* **PROMPT**
The word "entries" occurs in some of the lines below; copy each of those lines.

* **DATA TO EXAMINE**
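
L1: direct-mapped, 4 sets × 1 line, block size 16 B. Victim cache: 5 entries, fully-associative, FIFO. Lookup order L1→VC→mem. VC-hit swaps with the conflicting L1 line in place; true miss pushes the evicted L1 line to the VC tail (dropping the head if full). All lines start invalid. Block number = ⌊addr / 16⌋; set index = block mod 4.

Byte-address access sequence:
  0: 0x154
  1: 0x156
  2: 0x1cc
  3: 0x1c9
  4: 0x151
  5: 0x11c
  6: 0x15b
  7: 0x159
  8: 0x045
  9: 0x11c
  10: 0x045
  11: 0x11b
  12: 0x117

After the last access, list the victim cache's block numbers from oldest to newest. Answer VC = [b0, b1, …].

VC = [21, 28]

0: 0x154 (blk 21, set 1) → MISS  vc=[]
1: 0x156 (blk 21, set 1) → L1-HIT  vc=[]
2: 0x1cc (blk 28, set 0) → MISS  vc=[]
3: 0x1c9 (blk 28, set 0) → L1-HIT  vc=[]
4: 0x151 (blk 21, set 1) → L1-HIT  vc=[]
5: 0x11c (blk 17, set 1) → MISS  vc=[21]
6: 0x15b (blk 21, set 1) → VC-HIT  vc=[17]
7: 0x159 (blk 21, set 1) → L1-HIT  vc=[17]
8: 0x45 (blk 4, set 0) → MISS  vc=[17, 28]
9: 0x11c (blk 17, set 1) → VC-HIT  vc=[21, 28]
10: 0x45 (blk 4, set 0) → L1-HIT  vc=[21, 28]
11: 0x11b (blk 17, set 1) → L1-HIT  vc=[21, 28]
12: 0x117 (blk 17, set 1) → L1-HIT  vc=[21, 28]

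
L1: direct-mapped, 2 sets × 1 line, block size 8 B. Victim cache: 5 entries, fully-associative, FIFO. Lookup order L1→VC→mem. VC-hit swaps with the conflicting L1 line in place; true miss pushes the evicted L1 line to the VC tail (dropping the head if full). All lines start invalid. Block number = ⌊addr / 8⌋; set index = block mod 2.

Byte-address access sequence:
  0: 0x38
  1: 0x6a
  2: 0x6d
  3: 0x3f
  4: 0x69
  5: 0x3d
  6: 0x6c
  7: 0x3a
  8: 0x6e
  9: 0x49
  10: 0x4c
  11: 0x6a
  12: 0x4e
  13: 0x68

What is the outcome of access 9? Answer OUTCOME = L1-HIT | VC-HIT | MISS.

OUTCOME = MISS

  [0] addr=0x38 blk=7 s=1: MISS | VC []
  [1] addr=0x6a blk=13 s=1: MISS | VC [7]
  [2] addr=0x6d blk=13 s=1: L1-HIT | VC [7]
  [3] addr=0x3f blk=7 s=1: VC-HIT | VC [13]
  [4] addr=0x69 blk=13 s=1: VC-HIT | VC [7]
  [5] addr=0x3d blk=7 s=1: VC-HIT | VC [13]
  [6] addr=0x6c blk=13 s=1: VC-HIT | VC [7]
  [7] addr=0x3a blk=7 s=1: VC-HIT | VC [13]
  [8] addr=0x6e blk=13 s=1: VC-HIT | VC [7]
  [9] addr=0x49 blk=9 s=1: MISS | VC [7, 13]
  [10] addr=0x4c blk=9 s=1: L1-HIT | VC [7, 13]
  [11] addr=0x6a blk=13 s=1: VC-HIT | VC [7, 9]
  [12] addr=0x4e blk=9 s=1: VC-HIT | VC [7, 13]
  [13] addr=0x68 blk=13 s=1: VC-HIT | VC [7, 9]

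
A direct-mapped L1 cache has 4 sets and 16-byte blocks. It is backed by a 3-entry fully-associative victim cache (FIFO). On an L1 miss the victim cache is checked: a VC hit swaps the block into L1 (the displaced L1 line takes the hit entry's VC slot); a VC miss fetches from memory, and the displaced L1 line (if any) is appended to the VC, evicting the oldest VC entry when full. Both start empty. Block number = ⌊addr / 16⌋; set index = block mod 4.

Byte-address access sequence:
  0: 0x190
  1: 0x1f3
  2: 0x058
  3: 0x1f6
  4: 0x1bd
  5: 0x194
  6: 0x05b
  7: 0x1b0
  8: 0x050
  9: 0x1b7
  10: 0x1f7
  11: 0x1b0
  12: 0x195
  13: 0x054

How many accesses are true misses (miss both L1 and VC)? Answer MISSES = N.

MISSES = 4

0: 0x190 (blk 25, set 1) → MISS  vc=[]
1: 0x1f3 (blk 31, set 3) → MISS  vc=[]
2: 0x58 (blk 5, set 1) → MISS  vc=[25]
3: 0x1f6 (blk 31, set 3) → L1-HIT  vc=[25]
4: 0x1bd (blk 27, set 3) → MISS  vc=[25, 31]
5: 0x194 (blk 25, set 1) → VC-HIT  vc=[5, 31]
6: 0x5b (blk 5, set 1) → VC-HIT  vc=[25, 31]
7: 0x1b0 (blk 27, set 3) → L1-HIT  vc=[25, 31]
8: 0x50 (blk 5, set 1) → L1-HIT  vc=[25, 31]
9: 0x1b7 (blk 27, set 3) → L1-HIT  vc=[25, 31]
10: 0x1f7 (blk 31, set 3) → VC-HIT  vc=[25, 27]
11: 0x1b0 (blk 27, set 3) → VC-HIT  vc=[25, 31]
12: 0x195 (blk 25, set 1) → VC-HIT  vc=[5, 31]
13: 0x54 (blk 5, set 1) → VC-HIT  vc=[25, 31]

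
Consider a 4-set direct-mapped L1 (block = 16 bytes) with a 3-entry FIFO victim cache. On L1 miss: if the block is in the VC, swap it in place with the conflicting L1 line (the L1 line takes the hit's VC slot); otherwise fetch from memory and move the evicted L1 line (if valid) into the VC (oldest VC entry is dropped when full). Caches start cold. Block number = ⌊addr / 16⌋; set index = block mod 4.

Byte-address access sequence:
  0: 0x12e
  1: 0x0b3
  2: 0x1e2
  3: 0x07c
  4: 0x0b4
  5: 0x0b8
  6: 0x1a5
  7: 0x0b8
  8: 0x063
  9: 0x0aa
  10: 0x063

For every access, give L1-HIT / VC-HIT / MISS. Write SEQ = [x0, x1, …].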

* **ANSWER TO THIS TASK**
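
L1: direct-mapped, 4 sets × 1 line, block size 16 B. Victim cache: 5 entries, fully-associative, FIFO. Lookup order L1→VC→mem. VC-hit swaps with the conflicting L1 line in place; true miss pushes the evicted L1 line to the VC tail (dropping the head if full). All lines start invalid. Block number = ⌊addr / 16⌋; set index = block mod 4.
L1: direct-mapped, 2 sets × 1 line, block size 8 B. Victim cache: 5 entries, fully-associative, FIFO. Lookup order L1→VC→mem. VC-hit swaps with the conflicting L1 line in place; true miss pushes the evicted L1 line to the VC tail (dropping the head if full). All lines start invalid. Block number = ⌊addr / 8⌋; set index = block mod 2.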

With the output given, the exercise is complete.